→ What you will do:
Using the data below, show every line where the word "basis" occurs.

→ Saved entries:
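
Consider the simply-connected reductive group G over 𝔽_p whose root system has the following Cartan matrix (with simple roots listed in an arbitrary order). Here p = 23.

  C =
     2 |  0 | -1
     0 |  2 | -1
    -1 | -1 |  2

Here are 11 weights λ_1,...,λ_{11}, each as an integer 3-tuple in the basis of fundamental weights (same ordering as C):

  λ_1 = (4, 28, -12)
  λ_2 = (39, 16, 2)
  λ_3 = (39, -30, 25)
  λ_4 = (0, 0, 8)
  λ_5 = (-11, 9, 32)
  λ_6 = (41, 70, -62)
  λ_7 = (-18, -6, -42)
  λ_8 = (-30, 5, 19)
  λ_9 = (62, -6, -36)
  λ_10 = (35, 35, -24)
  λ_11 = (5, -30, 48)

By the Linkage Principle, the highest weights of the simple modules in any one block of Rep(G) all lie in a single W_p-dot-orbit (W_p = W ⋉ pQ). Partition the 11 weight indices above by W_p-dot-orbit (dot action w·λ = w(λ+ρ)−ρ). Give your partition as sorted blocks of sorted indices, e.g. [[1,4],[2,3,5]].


Type A_3, rank 3, |W|=24; reorder rows/cols to standard.

Ā_23 reps of the 11 weights (A_3, coords as presented):

  1: (0, 12, 5);  2: (14, 3, 3);  3: (14, 3, 3);  4: (1, 1, 9);  5: (10, 10, 3);  6: (13, 4, 4);  7: (0, 12, 5);  8: (14, 3, 3);  9: (0, 12, 5);  10: (10, 10, 3);  11: (14, 3, 3)

Grouping the 11 weights by Ā_23-representative: 5 linkage classes.

[[1, 7, 9], [2, 3, 8, 11], [4], [5, 10], [6]]


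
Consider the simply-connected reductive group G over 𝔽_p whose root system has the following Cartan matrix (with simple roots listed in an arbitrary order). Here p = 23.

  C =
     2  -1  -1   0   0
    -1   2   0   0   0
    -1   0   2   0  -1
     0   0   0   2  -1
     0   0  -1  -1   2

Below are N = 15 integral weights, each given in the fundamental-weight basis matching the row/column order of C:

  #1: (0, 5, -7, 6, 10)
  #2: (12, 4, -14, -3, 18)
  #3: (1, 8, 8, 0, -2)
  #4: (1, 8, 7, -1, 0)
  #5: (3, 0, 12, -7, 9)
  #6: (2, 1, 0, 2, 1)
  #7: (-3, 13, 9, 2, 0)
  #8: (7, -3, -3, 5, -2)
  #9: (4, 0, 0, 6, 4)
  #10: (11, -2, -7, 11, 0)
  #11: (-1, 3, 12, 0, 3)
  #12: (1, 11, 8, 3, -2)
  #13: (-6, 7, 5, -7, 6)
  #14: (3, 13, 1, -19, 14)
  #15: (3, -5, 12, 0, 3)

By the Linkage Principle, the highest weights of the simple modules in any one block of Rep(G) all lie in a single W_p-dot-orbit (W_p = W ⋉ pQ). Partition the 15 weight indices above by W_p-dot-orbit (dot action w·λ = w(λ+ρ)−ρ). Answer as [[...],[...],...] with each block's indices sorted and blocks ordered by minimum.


Root system A_5: the 5×5 matrix C matches after relabeling.

W_23-reps of the 15 weights in Ā_23 (same 5-coord order as C):

  λ_1+ρ ↦ (5, 1, 1, 7, 5)
  λ_2+ρ ↦ (0, 4, 13, 1, 4)
  λ_3+ρ ↦ (2, 9, 8, 0, 1)
  λ_4+ρ ↦ (2, 9, 8, 0, 1)
  λ_5+ρ ↦ (0, 4, 13, 1, 4)
  λ_6+ρ ↦ (3, 2, 1, 3, 2)
  λ_7+ρ ↦ (2, 9, 8, 0, 1)
  λ_8+ρ ↦ (3, 2, 1, 3, 2)
  λ_9+ρ ↦ (5, 1, 1, 7, 5)
  λ_10+ρ ↦ (5, 1, 1, 7, 5)
  λ_11+ρ ↦ (0, 4, 13, 1, 4)
  λ_12+ρ ↦ (2, 9, 8, 0, 1)
  λ_13+ρ ↦ (5, 3, 1, 6, 1)
  λ_14+ρ ↦ (3, 2, 1, 3, 2)
  λ_15+ρ ↦ (0, 4, 13, 1, 4)

Grouping the 15 weights by Ā_23-representative: 5 linkage classes.

[[1, 9, 10], [2, 5, 11, 15], [3, 4, 7, 12], [6, 8, 14], [13]]


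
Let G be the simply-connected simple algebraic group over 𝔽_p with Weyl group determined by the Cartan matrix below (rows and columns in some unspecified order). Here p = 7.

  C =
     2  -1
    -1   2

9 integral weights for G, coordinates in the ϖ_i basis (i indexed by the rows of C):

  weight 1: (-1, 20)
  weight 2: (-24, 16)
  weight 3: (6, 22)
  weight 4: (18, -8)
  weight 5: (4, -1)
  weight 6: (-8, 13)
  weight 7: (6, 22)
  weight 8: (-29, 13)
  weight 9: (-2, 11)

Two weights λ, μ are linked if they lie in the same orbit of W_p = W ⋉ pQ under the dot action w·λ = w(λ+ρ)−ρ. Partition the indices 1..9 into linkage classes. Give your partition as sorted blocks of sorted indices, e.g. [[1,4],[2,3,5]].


A_2 Cartan matrix, 2 simple roots permuted; ρ=(1,1).

W_7-reps of the 9 weights in Ā_7 (same 2-coord order as C):

  λ_1+ρ ↦ (0, 0) · λ_2+ρ ↦ (4, 2) · λ_3+ρ ↦ (5, 0) · λ_4+ρ ↦ (5, 0) · λ_5+ρ ↦ (5, 0) · λ_6+ρ ↦ (0, 0) · λ_7+ρ ↦ (5, 0) · λ_8+ρ ↦ (0, 0) · λ_9+ρ ↦ (4, 2)

Partition of {1..9} into 3 W_7-dot-orbits:

[[1, 6, 8], [2, 9], [3, 4, 5, 7]]


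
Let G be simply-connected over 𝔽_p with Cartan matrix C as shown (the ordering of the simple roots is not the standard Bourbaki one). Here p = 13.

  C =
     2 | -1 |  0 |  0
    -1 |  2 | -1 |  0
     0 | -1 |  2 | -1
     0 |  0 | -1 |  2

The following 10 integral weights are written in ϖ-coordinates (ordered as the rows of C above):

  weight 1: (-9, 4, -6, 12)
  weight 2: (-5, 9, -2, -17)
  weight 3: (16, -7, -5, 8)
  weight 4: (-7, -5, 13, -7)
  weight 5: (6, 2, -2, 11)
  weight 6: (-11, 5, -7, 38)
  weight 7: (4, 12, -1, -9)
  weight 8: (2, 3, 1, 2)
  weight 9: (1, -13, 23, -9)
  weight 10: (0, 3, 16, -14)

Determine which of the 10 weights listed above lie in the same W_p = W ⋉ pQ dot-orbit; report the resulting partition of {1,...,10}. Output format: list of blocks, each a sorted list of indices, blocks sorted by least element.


Cartan matrix: type A_4 (|W|=120); un-permuting the 4 rows.

λ_j+ρ reflected into Ā_13 (⟨·,θ^∨⟩≤13); 4-tuples as given:

  1: (0, 5, 3, 5)
  2: (3, 4, 2, 3)
  3: (3, 4, 2, 3)
  4: (3, 4, 2, 3)
  5: (1, 1, 1, 3)
  6: (4, 3, 0, 0)
  7: (0, 5, 3, 5)
  8: (3, 4, 2, 3)
  9: (1, 1, 1, 3)
  10: (4, 4, 0, 4)

The 10 indices split into 5 linkage classes (same alcove rep ⇔ same W_13-dot-orbit):

[[1, 7], [2, 3, 4, 8], [5, 9], [6], [10]]


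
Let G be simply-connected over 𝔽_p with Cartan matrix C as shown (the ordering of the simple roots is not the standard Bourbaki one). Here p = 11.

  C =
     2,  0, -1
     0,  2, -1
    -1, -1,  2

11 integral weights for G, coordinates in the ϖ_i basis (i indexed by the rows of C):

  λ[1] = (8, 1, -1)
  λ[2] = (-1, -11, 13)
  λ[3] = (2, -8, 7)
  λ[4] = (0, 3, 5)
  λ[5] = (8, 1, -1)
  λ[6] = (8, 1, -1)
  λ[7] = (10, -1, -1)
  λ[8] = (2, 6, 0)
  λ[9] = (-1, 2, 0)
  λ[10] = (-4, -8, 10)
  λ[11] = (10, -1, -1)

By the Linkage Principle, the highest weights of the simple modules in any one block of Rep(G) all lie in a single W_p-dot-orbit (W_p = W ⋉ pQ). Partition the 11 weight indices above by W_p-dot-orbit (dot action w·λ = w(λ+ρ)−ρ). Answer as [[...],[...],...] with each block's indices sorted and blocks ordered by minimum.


Root system A_3: the 3×3 matrix C matches after relabeling.

W_11-reps of the 11 weights in Ā_11 (same 3-coord order as C):

    1: (9, 2, 0)
    2: (3, 7, 1)
    3: (3, 7, 1)
    4: (1, 4, 6)
    5: (9, 2, 0)
    6: (9, 2, 0)
    7: (11, 0, 0)
    8: (3, 7, 1)
    9: (0, 3, 1)
    10: (3, 7, 1)
    11: (11, 0, 0)

Linkage partition of the 11 weights (5 classes, p=11):

[[1, 5, 6], [2, 3, 8, 10], [4], [7, 11], [9]]


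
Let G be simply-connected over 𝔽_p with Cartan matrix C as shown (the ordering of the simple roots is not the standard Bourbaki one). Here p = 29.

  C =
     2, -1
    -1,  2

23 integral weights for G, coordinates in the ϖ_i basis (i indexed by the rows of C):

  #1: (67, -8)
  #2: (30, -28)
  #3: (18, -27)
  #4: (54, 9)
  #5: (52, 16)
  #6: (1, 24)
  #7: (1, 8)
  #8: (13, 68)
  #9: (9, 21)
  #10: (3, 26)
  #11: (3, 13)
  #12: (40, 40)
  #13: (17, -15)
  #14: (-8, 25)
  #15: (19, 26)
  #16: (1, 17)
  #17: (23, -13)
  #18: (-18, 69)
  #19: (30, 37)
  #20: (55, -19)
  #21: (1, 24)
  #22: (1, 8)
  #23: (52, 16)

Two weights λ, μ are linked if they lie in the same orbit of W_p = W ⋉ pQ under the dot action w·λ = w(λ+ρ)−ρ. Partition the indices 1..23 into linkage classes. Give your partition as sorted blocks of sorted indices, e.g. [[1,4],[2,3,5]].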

→ Response to this task:
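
Here are 11 weights λ_1,...,λ_{11}, each as an integer 3-tuple in the basis of fundamental weights (same ordering as C):
Below are N = 15 integral weights, each given in the fundamental-weight basis matching the row/column order of C:
9 integral weights for G, coordinates in the ϖ_i basis (i indexed by the rows of C):
11 integral weights for G, coordinates in the ϖ_i basis (i indexed by the rows of C):
23 integral weights for G, coordinates in the ϖ_i basis (i indexed by the rows of C):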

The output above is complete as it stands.